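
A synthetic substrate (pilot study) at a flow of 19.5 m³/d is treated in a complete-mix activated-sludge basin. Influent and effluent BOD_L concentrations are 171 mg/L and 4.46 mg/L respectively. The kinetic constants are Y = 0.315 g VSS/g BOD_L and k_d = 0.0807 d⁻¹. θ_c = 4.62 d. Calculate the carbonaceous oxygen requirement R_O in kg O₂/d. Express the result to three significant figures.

Correct the yield for decay: Y_obs = Y/(1 + k_d θ_c) = 0.315 / (1 + 0.0807 × 4.62) = 0.315 / 1.373 = 0.2295.
Substrate removed = Q·(S₀ − S) = 19.5 m³/d × (171 − 4.46) g/m³ = 3.25×10^3 g/d = 3.248 kg/d.
Biomass synthesised: P_X = Y_obs × 3.248 = 0.7452 kg VSS/d.
R_O = Q·ΔS − 1.42 P_X = 3.248 − 1.058 = 2.189 kg O₂/d.

R_O ≈ 2.19 kg O₂/d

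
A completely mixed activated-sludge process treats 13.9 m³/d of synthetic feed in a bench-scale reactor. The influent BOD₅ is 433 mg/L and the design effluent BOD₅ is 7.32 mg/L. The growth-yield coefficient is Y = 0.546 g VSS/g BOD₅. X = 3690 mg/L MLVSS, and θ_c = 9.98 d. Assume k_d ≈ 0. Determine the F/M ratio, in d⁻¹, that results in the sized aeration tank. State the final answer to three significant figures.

F/M ≈ 0.187 d⁻¹

Biomass mass balance (decay neglected): V·X = Y·Q·(S₀ − S)·θ_c, so V = 0.546 × 13.9 × (433 − 7.32) × 9.98 / 3690 = 8.738 m³.
F/M = Q·S₀ / (V·X) = 13.9 × 433 / (8.738 × 3690) = 0.1867 g BOD₅·(g VSS·d)⁻¹.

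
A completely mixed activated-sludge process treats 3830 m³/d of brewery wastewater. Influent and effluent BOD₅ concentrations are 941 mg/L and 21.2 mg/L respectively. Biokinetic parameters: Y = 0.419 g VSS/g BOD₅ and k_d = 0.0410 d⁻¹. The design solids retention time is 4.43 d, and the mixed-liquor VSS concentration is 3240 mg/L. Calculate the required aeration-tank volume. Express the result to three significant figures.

Steady-state biomass mass balance: V·X·(1 + k_d·θ_c) = Y·Q·(S₀ − S)·θ_c, so V = 0.419 × 3830 × (941 − 21.2) × 4.43 / [3240 × (1 + 0.0410 × 4.43)] = 6.54×10^6 / 3828 = 1708 m³.

V ≈ 1710 m³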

= = = =

#### [YOUR OBJECTIVE]
Go through the listing above and repeat all of it exactly.

#### [RESULT OF THE TASK]
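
A synthetic substrate (pilot study) at a flow of 19.5 m³/d is treated in a complete-mix activated-sludge basin. Influent and effluent BOD_L concentrations are 171 mg/L and 4.46 mg/L respectively. The kinetic constants are Y = 0.315 g VSS/g BOD_L and k_d = 0.0807 d⁻¹. θ_c = 4.62 d. Calculate the carbonaceous oxygen requirement R_O in kg O₂/d. Express the result to three significant figures.

Correct the yield for decay: Y_obs = Y/(1 + k_d θ_c) = 0.315 / (1 + 0.0807 × 4.62) = 0.315 / 1.373 = 0.2295.
Substrate removed = Q·(S₀ − S) = 19.5 m³/d × (171 − 4.46) g/m³ = 3.25×10^3 g/d = 3.248 kg/d.
Biomass synthesised: P_X = Y_obs × 3.248 = 0.7452 kg VSS/d.
R_O = Q·ΔS − 1.42 P_X = 3.248 − 1.058 = 2.189 kg O₂/d.

R_O ≈ 2.19 kg O₂/d

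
A completely mixed activated-sludge process treats 13.9 m³/d of synthetic feed in a bench-scale reactor. The influent BOD₅ is 433 mg/L and the design effluent BOD₅ is 7.32 mg/L. The growth-yield coefficient is Y = 0.546 g VSS/g BOD₅. X = 3690 mg/L MLVSS, and θ_c = 9.98 d. Assume k_d ≈ 0. Determine the F/M ratio, in d⁻¹, that results in the sized aeration tank. State the final answer to three significant figures.

F/M ≈ 0.187 d⁻¹

Biomass mass balance (decay neglected): V·X = Y·Q·(S₀ − S)·θ_c, so V = 0.546 × 13.9 × (433 − 7.32) × 9.98 / 3690 = 8.738 m³.
F/M = Q·S₀ / (V·X) = 13.9 × 433 / (8.738 × 3690) = 0.1867 g BOD₅·(g VSS·d)⁻¹.

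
A completely mixed activated-sludge process treats 3830 m³/d of brewery wastewater. Influent and effluent BOD₅ concentrations are 941 mg/L and 21.2 mg/L respectively. Biokinetic parameters: Y = 0.419 g VSS/g BOD₅ and k_d = 0.0410 d⁻¹. The design solids retention time is 4.43 d, and the mixed-liquor VSS concentration is 3240 mg/L. Calculate the required aeration-tank volume. Express the result to three significant figures.

Steady-state biomass mass balance: V·X·(1 + k_d·θ_c) = Y·Q·(S₀ − S)·θ_c, so V = 0.419 × 3830 × (941 − 21.2) × 4.43 / [3240 × (1 + 0.0410 × 4.43)] = 6.54×10^6 / 3828 = 1708 m³.

V ≈ 1710 m³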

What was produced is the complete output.